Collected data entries
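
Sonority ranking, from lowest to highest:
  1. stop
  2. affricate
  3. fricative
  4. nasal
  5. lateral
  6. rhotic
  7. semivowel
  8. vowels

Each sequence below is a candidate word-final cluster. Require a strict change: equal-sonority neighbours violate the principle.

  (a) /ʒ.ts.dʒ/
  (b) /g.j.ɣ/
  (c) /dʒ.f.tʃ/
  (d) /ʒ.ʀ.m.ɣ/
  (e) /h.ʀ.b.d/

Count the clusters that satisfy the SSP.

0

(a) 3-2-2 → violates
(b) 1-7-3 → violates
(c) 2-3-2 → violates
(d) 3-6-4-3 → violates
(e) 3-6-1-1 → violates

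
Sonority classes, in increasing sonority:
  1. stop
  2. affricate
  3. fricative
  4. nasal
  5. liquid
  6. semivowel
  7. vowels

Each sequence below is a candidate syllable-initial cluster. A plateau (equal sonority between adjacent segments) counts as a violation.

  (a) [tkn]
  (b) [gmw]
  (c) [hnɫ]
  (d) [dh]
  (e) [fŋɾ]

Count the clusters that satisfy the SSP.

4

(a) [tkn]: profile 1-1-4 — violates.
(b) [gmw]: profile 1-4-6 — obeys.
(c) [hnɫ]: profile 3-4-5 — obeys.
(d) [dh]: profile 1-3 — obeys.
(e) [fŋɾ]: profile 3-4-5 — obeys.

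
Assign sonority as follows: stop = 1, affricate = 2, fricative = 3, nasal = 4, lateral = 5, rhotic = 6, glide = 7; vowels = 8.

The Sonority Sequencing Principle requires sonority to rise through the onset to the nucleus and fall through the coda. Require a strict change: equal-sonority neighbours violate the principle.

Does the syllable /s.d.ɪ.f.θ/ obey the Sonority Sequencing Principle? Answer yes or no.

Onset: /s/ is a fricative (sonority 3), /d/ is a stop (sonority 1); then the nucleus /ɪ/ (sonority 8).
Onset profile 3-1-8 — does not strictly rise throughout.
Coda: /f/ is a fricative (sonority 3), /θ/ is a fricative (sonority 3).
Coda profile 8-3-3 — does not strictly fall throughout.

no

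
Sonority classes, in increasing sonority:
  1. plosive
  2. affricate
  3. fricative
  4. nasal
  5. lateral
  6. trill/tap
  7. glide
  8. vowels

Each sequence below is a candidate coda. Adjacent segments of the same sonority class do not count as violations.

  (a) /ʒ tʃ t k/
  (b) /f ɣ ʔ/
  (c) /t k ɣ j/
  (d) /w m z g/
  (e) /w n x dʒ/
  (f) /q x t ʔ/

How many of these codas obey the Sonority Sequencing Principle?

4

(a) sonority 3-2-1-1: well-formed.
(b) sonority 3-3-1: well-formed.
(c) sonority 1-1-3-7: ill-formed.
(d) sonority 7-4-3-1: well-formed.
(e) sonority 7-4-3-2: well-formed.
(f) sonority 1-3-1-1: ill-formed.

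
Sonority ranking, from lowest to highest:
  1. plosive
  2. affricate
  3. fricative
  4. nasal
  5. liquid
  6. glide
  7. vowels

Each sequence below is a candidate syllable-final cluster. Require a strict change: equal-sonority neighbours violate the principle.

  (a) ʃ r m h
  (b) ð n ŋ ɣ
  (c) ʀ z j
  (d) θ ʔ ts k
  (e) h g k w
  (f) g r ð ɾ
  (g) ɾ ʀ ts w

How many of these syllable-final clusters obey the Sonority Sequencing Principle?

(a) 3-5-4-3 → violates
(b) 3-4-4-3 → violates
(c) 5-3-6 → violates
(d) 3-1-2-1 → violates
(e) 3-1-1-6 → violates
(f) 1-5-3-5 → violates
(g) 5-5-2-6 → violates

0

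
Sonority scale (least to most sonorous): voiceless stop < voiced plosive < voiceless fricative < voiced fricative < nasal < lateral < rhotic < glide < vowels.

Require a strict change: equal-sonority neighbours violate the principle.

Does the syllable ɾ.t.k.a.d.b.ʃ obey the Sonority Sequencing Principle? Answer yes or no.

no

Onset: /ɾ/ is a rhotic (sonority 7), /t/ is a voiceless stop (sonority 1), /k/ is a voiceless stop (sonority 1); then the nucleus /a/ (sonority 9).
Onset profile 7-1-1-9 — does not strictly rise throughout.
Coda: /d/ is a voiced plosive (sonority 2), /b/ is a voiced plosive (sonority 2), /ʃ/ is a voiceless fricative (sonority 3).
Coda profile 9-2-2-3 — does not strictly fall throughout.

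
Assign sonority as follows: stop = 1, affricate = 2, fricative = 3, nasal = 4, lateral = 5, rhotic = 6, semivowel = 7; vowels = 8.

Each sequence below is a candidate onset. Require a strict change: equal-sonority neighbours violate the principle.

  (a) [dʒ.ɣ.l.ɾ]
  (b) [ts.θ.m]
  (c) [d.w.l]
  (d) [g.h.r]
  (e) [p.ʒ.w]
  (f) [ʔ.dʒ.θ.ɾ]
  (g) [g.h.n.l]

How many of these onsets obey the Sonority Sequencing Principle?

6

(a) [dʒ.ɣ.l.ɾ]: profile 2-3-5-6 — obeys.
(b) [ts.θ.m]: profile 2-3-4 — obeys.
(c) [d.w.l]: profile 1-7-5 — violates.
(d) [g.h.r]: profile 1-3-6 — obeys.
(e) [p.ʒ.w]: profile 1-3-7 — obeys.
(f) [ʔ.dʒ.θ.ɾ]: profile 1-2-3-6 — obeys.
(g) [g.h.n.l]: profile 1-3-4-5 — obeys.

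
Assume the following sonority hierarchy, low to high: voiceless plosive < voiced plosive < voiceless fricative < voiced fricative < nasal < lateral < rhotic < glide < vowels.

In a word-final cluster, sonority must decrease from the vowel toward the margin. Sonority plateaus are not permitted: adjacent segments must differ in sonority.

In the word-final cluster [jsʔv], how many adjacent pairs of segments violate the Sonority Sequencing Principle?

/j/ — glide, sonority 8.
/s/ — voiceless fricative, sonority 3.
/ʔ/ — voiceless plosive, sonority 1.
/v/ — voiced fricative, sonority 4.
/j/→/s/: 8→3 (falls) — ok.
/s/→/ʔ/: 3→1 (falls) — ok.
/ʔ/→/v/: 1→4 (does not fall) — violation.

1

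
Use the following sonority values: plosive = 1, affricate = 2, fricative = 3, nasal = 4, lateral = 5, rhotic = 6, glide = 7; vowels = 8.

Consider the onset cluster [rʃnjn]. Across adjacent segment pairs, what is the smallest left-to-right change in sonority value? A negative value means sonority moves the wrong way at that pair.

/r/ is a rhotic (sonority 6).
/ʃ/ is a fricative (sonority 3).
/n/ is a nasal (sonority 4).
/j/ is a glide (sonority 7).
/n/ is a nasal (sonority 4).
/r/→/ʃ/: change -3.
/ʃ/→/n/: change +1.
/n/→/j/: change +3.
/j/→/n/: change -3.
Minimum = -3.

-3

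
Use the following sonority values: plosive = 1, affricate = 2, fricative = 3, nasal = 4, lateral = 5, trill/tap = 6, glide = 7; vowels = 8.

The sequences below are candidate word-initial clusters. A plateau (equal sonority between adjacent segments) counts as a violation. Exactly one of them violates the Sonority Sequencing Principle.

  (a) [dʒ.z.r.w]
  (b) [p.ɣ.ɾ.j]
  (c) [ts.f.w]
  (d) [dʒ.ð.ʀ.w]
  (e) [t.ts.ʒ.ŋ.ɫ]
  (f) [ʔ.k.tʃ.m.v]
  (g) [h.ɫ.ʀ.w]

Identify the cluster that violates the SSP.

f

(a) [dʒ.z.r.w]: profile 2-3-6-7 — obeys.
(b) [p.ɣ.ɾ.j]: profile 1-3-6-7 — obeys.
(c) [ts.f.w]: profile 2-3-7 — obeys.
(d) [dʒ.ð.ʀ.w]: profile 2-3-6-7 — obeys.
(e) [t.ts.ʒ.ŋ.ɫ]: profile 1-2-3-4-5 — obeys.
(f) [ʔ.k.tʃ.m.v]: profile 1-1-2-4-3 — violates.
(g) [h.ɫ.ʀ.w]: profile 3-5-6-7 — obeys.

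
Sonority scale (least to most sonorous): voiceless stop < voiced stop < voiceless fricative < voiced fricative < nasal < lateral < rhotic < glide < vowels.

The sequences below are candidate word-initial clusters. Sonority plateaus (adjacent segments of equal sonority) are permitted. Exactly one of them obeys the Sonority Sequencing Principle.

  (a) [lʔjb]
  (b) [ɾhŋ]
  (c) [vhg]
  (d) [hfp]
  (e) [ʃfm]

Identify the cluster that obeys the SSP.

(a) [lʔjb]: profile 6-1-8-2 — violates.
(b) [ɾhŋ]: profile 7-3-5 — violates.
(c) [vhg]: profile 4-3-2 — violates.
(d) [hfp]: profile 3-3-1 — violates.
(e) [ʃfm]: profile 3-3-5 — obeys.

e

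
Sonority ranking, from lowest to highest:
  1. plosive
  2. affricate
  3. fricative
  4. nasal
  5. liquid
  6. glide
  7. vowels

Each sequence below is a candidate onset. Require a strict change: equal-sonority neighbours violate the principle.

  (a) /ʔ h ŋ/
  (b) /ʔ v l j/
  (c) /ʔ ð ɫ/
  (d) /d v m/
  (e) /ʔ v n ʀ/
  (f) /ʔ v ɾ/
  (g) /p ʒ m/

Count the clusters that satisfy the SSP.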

● What this task involves:
Above are the records. Print exactly, and only, the lines from the line with "Does the syllable /s.d.ɪ.f.θ/" to the line with "(e) h g k w", both inclusive.

● Answer box:
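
Does the syllable /s.d.ɪ.f.θ/ obey the Sonority Sequencing Principle? Answer yes or no.

Onset: /s/ is a fricative (sonority 3), /d/ is a stop (sonority 1); then the nucleus /ɪ/ (sonority 8).
Onset profile 3-1-8 — does not strictly rise throughout.
Coda: /f/ is a fricative (sonority 3), /θ/ is a fricative (sonority 3).
Coda profile 8-3-3 — does not strictly fall throughout.

no

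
Sonority classes, in increasing sonority:
  1. plosive
  2. affricate
  3. fricative
  4. nasal
  5. lateral
  6. trill/tap
  7. glide
  8. vowels

Each sequence below is a candidate coda. Adjacent segments of the same sonority class do not count as violations.

  (a) /ʒ tʃ t k/
  (b) /f ɣ ʔ/
  (c) /t k ɣ j/
  (d) /w m z g/
  (e) /w n x dʒ/
  (f) /q x t ʔ/

How many of these codas obey the Sonority Sequencing Principle?

4

(a) sonority 3-2-1-1: well-formed.
(b) sonority 3-3-1: well-formed.
(c) sonority 1-1-3-7: ill-formed.
(d) sonority 7-4-3-1: well-formed.
(e) sonority 7-4-3-2: well-formed.
(f) sonority 1-3-1-1: ill-formed.

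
Sonority ranking, from lowest to highest:
  1. plosive
  2. affricate
  3. fricative
  4. nasal
  5. liquid
  6. glide
  7. vowels

Each sequence below is a candidate syllable-final cluster. Require a strict change: equal-sonority neighbours violate the principle.

  (a) ʃ r m h
  (b) ð n ŋ ɣ
  (c) ʀ z j
  (d) θ ʔ ts k
  (e) h g k w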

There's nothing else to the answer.